__WHAT THIS TASK INVOLVES__: Scan the records for the string "isolates", then copy each line that has it.

__MATERIAL FOR THIS EXERCISE__:
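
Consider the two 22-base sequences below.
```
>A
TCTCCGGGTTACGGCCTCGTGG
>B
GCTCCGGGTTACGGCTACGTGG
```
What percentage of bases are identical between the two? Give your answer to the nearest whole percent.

86%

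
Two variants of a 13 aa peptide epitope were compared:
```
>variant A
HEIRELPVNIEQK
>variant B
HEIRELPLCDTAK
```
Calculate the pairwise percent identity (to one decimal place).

5 positions differ (8, 9, 10, 11, 12), so 8 of 13 match: 8/13 = 61.54%.

61.5%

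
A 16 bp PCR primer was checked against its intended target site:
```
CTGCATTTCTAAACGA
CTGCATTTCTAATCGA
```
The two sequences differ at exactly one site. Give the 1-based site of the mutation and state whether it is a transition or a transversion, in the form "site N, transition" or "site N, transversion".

site 13, transversion

The sequences differ only at site 13: A→T (purine→pyrimidine), a transversion.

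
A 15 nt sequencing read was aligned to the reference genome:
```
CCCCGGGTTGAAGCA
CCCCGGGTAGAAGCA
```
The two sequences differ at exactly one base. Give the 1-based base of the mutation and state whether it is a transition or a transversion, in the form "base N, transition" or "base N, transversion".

base 9, transversion

Base 9 changes T→A. T is a pyrimidine and A is a purine, so this is a transversion.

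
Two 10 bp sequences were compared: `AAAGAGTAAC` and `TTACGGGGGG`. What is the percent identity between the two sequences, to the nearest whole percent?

20%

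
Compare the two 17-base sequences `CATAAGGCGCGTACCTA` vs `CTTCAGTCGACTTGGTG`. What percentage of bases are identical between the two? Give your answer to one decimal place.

47.1%

Mismatches at positions 2, 4, 7, 10, 11, 13, 14, 15, 17 (1-based): 9 of 17.
Identical positions: 8/17 = 47.06% → 47.1%.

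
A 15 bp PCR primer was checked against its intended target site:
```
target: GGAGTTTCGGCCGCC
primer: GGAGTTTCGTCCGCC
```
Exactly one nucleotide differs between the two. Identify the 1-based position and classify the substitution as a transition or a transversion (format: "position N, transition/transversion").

The sequences differ only at position 10: G→T (purine→pyrimidine), a transversion.

position 10, transversion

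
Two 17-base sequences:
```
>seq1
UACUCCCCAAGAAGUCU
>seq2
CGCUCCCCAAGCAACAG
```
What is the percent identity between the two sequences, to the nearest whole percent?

7 positions differ (1, 2, 12, 14, 15, 16, 17), so 10 of 17 match: 10/17 = 58.82%.

59%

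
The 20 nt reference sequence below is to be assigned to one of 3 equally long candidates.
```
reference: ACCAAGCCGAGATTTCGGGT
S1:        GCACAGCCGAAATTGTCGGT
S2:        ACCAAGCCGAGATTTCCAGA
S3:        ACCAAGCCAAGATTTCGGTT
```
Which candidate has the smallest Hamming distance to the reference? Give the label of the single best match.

S1 differs at 7 sites; S2 differs at 3 sites; S3 differs at 2 sites. The closest is S3.

S3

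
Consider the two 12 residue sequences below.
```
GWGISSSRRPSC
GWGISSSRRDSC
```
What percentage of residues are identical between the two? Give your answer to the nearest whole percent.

1 position differs (10), so 11 of 12 match: 11/12 = 91.67%.

92%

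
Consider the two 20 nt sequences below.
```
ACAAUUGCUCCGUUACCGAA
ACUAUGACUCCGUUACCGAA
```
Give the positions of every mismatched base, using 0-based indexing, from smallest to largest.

2, 5, 6

Scanning 0-based: 2: A/U; 5: U/G; 6: G/A.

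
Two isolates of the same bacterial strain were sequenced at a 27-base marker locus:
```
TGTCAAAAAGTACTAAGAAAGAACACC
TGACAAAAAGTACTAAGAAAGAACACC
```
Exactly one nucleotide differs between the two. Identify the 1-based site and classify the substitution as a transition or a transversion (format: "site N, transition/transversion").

site 3, transversion

Site 3 changes T→A. T is a pyrimidine and A is a purine, so this is a transversion.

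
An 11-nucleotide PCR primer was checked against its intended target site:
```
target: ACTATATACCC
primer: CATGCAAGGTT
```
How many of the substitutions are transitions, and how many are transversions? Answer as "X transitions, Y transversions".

5 transitions, 4 transversions

Transitions (purine↔purine or pyrimidine↔pyrimidine): 4 A→G, 5 T→C, 8 A→G, 10 C→T, 11 C→T.
Transversions (purine↔pyrimidine): 1 A→C, 2 C→A, 7 T→A, 9 C→G.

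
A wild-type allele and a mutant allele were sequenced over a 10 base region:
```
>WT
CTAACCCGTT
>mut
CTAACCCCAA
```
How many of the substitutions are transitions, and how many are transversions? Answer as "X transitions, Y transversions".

0 transitions, 3 transversions

Transitions (purine↔purine or pyrimidine↔pyrimidine): none.
Transversions (purine↔pyrimidine): 8 G→C, 9 T→A, 10 T→A.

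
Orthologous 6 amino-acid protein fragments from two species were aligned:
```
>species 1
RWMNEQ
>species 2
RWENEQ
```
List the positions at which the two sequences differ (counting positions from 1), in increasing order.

3

Scanning 1-based: 3: M/E.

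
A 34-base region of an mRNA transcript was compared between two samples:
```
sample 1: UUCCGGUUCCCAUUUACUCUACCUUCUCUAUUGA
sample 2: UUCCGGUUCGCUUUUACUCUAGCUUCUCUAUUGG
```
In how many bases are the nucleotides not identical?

The sequences differ at bases 10, 12, 22, 34 (1-based) — 4 in total.

4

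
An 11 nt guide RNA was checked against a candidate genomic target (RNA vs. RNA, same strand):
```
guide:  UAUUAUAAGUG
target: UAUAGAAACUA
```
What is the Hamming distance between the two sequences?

5

The sequences differ at bases 4, 5, 6, 9, 11 (1-based) — 5 in total.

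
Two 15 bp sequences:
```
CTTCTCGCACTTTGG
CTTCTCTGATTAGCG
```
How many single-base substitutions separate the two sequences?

The sequences differ at positions 7, 8, 10, 12, 13, 14 (1-based) — 6 in total.

6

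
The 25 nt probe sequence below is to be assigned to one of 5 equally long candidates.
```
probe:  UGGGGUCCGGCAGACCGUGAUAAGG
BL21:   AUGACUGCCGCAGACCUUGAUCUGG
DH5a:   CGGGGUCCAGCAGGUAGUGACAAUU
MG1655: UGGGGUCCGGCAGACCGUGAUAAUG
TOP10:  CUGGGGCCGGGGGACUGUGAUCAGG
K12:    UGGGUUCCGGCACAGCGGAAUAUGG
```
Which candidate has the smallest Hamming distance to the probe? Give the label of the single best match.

BL21 differs at 9 positions; DH5a differs at 8 positions; MG1655 differs at 1 position; TOP10 differs at 7 positions; K12 differs at 6 positions. The closest is MG1655.

MG1655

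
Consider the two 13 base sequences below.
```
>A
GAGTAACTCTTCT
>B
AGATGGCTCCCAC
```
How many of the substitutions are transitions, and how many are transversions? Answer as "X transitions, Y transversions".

Mismatches (1-based):
position 1: G→A (purine→purine, transition)
position 2: A→G (purine→purine, transition)
position 3: G→A (purine→purine, transition)
position 5: A→G (purine→purine, transition)
position 6: A→G (purine→purine, transition)
position 10: T→C (pyrimidine→pyrimidine, transition)
position 11: T→C (pyrimidine→pyrimidine, transition)
position 12: C→A (pyrimidine→purine, transversion)
position 13: T→C (pyrimidine→pyrimidine, transition)

8 transitions, 1 transversion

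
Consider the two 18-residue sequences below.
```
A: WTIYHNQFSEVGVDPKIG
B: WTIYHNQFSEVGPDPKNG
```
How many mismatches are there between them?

2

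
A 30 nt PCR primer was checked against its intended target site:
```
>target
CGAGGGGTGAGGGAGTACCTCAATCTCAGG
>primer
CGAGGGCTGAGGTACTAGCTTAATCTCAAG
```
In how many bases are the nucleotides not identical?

Comparing position by position, 6 bases differ: 7 (G/C), 13 (G/T), 15 (G/C), 18 (C/G), 21 (C/T), 29 (G/A).

6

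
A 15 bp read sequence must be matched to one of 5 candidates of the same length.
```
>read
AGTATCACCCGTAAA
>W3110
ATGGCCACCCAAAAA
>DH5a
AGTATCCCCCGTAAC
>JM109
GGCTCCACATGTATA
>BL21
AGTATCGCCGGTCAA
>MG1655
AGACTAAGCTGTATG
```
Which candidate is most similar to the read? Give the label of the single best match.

DH5a

Hamming distances to read — W3110: 6; DH5a: 2; JM109: 7; BL21: 3; MG1655: 7.
Smallest is DH5a with 2 mismatches.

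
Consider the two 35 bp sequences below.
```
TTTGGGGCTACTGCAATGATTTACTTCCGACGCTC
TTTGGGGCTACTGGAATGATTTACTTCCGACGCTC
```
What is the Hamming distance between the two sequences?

Mismatches (1-based): site 14: C→G.

1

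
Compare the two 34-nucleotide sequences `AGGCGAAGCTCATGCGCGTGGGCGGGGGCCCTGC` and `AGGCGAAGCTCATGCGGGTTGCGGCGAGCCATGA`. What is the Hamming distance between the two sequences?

Comparing position by position, 8 bases differ: 17 (C/G), 20 (G/T), 22 (G/C), 23 (C/G), 25 (G/C), 27 (G/A), 31 (C/A), 34 (C/A).

8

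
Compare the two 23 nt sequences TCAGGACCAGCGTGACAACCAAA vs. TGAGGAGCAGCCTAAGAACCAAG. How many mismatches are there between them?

6

Comparing position by position, 6 positions differ: 2 (C/G), 7 (C/G), 12 (G/C), 14 (G/A), 16 (C/G), 23 (A/G).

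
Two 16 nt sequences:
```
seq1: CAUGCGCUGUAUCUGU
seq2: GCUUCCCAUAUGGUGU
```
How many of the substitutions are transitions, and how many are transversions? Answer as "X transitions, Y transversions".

0 transitions, 10 transversions

Mismatches (1-based):
site 1: C→G (pyrimidine→purine, transversion)
site 2: A→C (purine→pyrimidine, transversion)
site 4: G→U (purine→pyrimidine, transversion)
site 6: G→C (purine→pyrimidine, transversion)
site 8: U→A (pyrimidine→purine, transversion)
site 9: G→U (purine→pyrimidine, transversion)
site 10: U→A (pyrimidine→purine, transversion)
site 11: A→U (purine→pyrimidine, transversion)
site 12: U→G (pyrimidine→purine, transversion)
site 13: C→G (pyrimidine→purine, transversion)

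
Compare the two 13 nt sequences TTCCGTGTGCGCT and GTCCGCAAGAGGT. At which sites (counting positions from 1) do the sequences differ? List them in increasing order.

Differences at site 1 (T→G), site 6 (T→C), site 7 (G→A), site 8 (T→A), site 10 (C→A), site 12 (C→G).

1, 6, 7, 8, 10, 12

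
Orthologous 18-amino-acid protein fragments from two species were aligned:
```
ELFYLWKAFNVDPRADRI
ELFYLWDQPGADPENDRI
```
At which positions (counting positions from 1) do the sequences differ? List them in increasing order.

7, 8, 9, 10, 11, 14, 15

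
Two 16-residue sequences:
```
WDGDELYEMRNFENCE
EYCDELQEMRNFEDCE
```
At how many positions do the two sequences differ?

5

Mismatches (1-based): position 1: W→E; position 2: D→Y; position 3: G→C; position 7: Y→Q; position 14: N→D.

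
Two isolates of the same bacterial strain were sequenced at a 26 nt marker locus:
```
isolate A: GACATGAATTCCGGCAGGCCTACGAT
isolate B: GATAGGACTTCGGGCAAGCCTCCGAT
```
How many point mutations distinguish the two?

Mismatches (1-based): position 3: C→T; position 5: T→G; position 8: A→C; position 12: C→G; position 17: G→A; position 22: A→C.

6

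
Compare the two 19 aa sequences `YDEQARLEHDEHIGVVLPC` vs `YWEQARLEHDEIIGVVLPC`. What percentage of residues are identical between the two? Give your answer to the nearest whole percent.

Mismatches at positions 2, 12 (1-based): 2 of 19.
Identical positions: 17/19 = 89.47% → 89%.

89%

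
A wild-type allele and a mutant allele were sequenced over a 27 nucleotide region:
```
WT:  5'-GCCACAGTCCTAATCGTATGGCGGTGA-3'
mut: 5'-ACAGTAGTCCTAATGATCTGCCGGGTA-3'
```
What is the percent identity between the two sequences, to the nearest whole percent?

Mismatches at positions 1, 3, 4, 5, 15, 16, 18, 21, 25, 26 (1-based): 10 of 27.
Identical positions: 17/27 = 62.96% → 63%.

63%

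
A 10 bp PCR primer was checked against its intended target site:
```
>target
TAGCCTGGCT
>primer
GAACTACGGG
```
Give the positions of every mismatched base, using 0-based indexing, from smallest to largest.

Differences at position 0 (T→G), position 2 (G→A), position 4 (C→T), position 5 (T→A), position 6 (G→C), position 8 (C→G), position 9 (T→G).

0, 2, 4, 5, 6, 8, 9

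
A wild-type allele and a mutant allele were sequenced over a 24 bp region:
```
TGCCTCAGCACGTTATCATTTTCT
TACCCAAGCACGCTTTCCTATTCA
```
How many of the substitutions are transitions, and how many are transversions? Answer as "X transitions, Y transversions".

3 transitions, 5 transversions

Transitions (purine↔purine or pyrimidine↔pyrimidine): 2 G→A, 5 T→C, 13 T→C.
Transversions (purine↔pyrimidine): 6 C→A, 15 A→T, 18 A→C, 20 T→A, 24 T→A.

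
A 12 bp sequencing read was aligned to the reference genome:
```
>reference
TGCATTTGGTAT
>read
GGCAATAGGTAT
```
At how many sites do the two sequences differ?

3

Comparing position by position, 3 sites differ: 1 (T/G), 5 (T/A), 7 (T/A).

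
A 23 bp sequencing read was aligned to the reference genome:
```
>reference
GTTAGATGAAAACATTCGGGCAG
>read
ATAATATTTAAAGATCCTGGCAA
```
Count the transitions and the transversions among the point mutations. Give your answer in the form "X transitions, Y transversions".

Transitions (purine↔purine or pyrimidine↔pyrimidine): 1 G→A, 16 T→C, 23 G→A.
Transversions (purine↔pyrimidine): 3 T→A, 5 G→T, 8 G→T, 9 A→T, 13 C→G, 18 G→T.

3 transitions, 6 transversions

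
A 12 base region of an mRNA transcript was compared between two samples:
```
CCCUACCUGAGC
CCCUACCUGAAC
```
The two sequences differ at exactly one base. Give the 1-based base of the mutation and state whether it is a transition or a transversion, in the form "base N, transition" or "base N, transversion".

The sequences differ only at base 11: G→A (purine→purine), a transition.

base 11, transition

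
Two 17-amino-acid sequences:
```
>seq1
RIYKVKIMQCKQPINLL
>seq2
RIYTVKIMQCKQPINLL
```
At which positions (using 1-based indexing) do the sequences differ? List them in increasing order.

4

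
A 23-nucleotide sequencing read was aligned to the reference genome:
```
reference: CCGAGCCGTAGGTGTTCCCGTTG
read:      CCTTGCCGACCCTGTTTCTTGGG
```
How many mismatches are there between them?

11

The sequences differ at sites 3, 4, 9, 10, 11, 12, 17, 19, 20, 21, 22 (1-based) — 11 in total.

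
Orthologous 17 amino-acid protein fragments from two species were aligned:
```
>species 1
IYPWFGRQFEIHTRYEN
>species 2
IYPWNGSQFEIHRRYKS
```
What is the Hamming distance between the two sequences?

The sequences differ at positions 5, 7, 13, 16, 17 (1-based) — 5 in total.

5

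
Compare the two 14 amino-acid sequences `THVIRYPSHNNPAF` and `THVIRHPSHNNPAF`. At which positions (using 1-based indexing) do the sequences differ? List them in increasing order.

Scanning 1-based: 6: Y/H.

6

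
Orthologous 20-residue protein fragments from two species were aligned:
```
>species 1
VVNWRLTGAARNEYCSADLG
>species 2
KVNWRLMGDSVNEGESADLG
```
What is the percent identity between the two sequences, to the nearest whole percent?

65%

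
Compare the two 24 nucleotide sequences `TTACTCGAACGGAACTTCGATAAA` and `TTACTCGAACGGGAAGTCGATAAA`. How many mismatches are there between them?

Mismatches (1-based): site 13: A→G; site 15: C→A; site 16: T→G.

3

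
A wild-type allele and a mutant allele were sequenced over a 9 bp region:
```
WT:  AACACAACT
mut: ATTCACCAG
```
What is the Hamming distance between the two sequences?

8

The sequences differ at sites 2, 3, 4, 5, 6, 7, 8, 9 (1-based) — 8 in total.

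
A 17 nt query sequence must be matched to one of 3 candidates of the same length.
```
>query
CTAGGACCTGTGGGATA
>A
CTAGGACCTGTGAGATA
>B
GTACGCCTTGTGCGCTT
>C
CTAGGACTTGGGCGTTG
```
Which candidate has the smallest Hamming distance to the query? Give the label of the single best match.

A differs at 1 base; B differs at 7 bases; C differs at 5 bases. The closest is A.

A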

__OUTPUT OF THE EXERCISE__:
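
Two isolates of the same bacterial strain were sequenced at a 27-base marker locus:
Two isolates of the same bacterial strain were sequenced at a 26 nt marker locus: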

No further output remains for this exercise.